» **Prompt**: From the first line to the last, print the records exactly.

» **Records to use**:

>>>>>

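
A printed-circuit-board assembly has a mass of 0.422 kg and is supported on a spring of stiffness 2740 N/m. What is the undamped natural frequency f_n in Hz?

12.8 Hz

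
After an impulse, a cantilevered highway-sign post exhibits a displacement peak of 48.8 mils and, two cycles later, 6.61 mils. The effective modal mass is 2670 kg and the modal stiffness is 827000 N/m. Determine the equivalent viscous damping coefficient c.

Logarithmic decrement δ = (1/n)·ln(x₀/x_n) = (1/2)·ln(48.8/6.61) = (1/2)·ln(7.383) = 0.9996.
ζ = δ/√(4π² + δ²) = 0.9996/√(39.48 + 0.999) = 0.9996/6.362 = 0.1571.
c = ζ · 2√(km) = 0.1571 × 2√(827000 × 2670) = 0.1571 × 93980 = 14770 N·s/m.

14800 N·s/m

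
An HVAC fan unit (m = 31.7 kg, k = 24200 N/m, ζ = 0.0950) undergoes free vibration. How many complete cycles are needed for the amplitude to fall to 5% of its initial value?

Logarithmic decrement δ = 2πζ/√(1 − ζ²) = 2π × 0.09500/√(1 − 0.00903) = 0.5996.
x_n/x₀ = e^(−nδ) ≤ 0.05; take ln: n ≥ ln(1/0.05)/δ = 2.996/0.5996 = 4.996.
So 5 complete cycles are required.

5 cycles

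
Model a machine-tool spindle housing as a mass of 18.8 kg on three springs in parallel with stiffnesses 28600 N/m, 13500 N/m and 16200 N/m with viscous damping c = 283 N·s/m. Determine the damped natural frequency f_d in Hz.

Parallel springs add: k_eq = 28600 + 13500 + 16200 = 58300 N/m.
ω_n = √(k_eq/m) = √(58300/18.8) = 55.69 rad/s.
Critical damping c_c = 2√(k_eq·m) = 2√(58300 × 18.8) = 2094 N·s/m, so ζ = c/c_c = 283/2094 = 0.1352.
ω_d = ω_n√(1 − ζ²) = 55.69 × √(1 − 0.0183) = 55.18 rad/s.
f_d = ω_d/(2π) = 8.782 Hz.

8.78 Hz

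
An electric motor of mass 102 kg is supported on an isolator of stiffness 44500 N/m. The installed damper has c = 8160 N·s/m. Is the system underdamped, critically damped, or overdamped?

c_c = 2√(k·m) = 4261 N·s/m; ζ = c/c_c = 8160/4261 = 1.92.
Since ζ > 1 the system is overdamped.

overdamped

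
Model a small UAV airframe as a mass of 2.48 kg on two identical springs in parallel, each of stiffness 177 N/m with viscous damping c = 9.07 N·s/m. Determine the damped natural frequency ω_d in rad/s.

11.8 rad/s

Parallel springs add: k_eq = 2 × 177 = 354.0 N/m.
ω_n = √(k_eq/m) = √(354.0/2.48) = 11.95 rad/s.
Critical damping c_c = 2√(k_eq·m) = 2√(354.0 × 2.48) = 59.26 N·s/m, so ζ = c/c_c = 9.07/59.26 = 0.1531.
ω_d = ω_n√(1 − ζ²) = 11.95 × √(1 − 0.0234) = 11.81 rad/s.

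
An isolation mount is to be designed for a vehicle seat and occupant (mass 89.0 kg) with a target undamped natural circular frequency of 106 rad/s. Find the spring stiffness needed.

k = m·ω_n² = 89.0 × 106.0² = 89.0 × 11240 = 1000000 N/m.

1000000 N/m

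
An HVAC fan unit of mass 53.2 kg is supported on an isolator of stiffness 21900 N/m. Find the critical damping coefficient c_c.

2160 N·s/m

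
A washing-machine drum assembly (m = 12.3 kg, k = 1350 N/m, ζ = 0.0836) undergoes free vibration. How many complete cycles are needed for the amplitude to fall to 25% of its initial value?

3 cycles

Logarithmic decrement δ = 2πζ/√(1 − ζ²) = 2π × 0.08360/√(1 − 0.00699) = 0.5271.
x_n/x₀ = e^(−nδ) ≤ 0.25; take ln: n ≥ ln(1/0.25)/δ = 1.386/0.5271 = 2.630.
So 3 complete cycles are required.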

<<<<<

» **Answer box**:
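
A printed-circuit-board assembly has a mass of 0.422 kg and is supported on a spring of stiffness 2740 N/m. What is the undamped natural frequency f_n in Hz?

12.8 Hz

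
After an impulse, a cantilevered highway-sign post exhibits a displacement peak of 48.8 mils and, two cycles later, 6.61 mils. The effective modal mass is 2670 kg and the modal stiffness is 827000 N/m. Determine the equivalent viscous damping coefficient c.

Logarithmic decrement δ = (1/n)·ln(x₀/x_n) = (1/2)·ln(48.8/6.61) = (1/2)·ln(7.383) = 0.9996.
ζ = δ/√(4π² + δ²) = 0.9996/√(39.48 + 0.999) = 0.9996/6.362 = 0.1571.
c = ζ · 2√(km) = 0.1571 × 2√(827000 × 2670) = 0.1571 × 93980 = 14770 N·s/m.

14800 N·s/m

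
An HVAC fan unit (m = 31.7 kg, k = 24200 N/m, ζ = 0.0950) undergoes free vibration. How many complete cycles are needed for the amplitude to fall to 5% of its initial value?

Logarithmic decrement δ = 2πζ/√(1 − ζ²) = 2π × 0.09500/√(1 − 0.00903) = 0.5996.
x_n/x₀ = e^(−nδ) ≤ 0.05; take ln: n ≥ ln(1/0.05)/δ = 2.996/0.5996 = 4.996.
So 5 complete cycles are required.

5 cycles

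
Model a machine-tool spindle housing as a mass of 18.8 kg on three springs in parallel with stiffnesses 28600 N/m, 13500 N/m and 16200 N/m with viscous damping c = 283 N·s/m. Determine the damped natural frequency f_d in Hz.

Parallel springs add: k_eq = 28600 + 13500 + 16200 = 58300 N/m.
ω_n = √(k_eq/m) = √(58300/18.8) = 55.69 rad/s.
Critical damping c_c = 2√(k_eq·m) = 2√(58300 × 18.8) = 2094 N·s/m, so ζ = c/c_c = 283/2094 = 0.1352.
ω_d = ω_n√(1 − ζ²) = 55.69 × √(1 − 0.0183) = 55.18 rad/s.
f_d = ω_d/(2π) = 8.782 Hz.

8.78 Hz

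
An electric motor of mass 102 kg is supported on an isolator of stiffness 44500 N/m. The installed damper has c = 8160 N·s/m. Is the system underdamped, critically damped, or overdamped?

c_c = 2√(k·m) = 4261 N·s/m; ζ = c/c_c = 8160/4261 = 1.92.
Since ζ > 1 the system is overdamped.

overdamped

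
Model a small UAV airframe as a mass of 2.48 kg on two identical springs in parallel, each of stiffness 177 N/m with viscous damping c = 9.07 N·s/m. Determine the damped natural frequency ω_d in rad/s.

11.8 rad/s

Parallel springs add: k_eq = 2 × 177 = 354.0 N/m.
ω_n = √(k_eq/m) = √(354.0/2.48) = 11.95 rad/s.
Critical damping c_c = 2√(k_eq·m) = 2√(354.0 × 2.48) = 59.26 N·s/m, so ζ = c/c_c = 9.07/59.26 = 0.1531.
ω_d = ω_n√(1 − ζ²) = 11.95 × √(1 − 0.0234) = 11.81 rad/s.

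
An isolation mount is to be designed for a vehicle seat and occupant (mass 89.0 kg) with a target undamped natural circular frequency of 106 rad/s. Find the spring stiffness needed.

k = m·ω_n² = 89.0 × 106.0² = 89.0 × 11240 = 1000000 N/m.

1000000 N/m

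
An HVAC fan unit of mass 53.2 kg is supported on an isolator of stiffness 21900 N/m. Find the critical damping coefficient c_c.

2160 N·s/m

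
A washing-machine drum assembly (m = 12.3 kg, k = 1350 N/m, ζ = 0.0836) undergoes free vibration. How many complete cycles are needed for the amplitude to fall to 25% of its initial value?

3 cycles

Logarithmic decrement δ = 2πζ/√(1 − ζ²) = 2π × 0.08360/√(1 − 0.00699) = 0.5271.
x_n/x₀ = e^(−nδ) ≤ 0.25; take ln: n ≥ ln(1/0.25)/δ = 1.386/0.5271 = 2.630.
So 3 complete cycles are required.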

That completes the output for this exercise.